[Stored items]
········
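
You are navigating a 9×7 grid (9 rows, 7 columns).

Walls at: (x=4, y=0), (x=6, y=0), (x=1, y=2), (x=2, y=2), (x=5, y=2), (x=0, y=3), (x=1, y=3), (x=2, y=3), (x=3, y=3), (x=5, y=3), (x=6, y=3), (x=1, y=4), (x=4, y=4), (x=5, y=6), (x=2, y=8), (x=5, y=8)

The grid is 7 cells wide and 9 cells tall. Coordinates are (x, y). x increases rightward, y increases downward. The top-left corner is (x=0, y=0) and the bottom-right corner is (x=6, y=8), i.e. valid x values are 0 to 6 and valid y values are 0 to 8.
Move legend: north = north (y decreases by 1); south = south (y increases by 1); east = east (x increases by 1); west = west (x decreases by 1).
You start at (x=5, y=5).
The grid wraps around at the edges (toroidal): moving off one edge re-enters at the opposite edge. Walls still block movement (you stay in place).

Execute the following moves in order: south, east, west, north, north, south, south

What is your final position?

Start: (x=5, y=5)
  south (south): blocked, stay at (x=5, y=5)
  east (east): (x=5, y=5) -> (x=6, y=5)
  west (west): (x=6, y=5) -> (x=5, y=5)
  north (north): (x=5, y=5) -> (x=5, y=4)
  north (north): blocked, stay at (x=5, y=4)
  south (south): (x=5, y=4) -> (x=5, y=5)
  south (south): blocked, stay at (x=5, y=5)
Final: (x=5, y=5)

Answer: Final position: (x=5, y=5)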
········
#### What is required
Look above for the line with "You start at (x=5, y=5)."; retype exactly that line, every line after it up to the line with "Execute the following", and that line too, nothing else.

#### Answer box
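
You start at (x=5, y=5).
The grid wraps around at the edges (toroidal): moving off one edge re-enters at the opposite edge. Walls still block movement (you stay in place).

Execute the following moves in order: south, east, west, north, north, south, south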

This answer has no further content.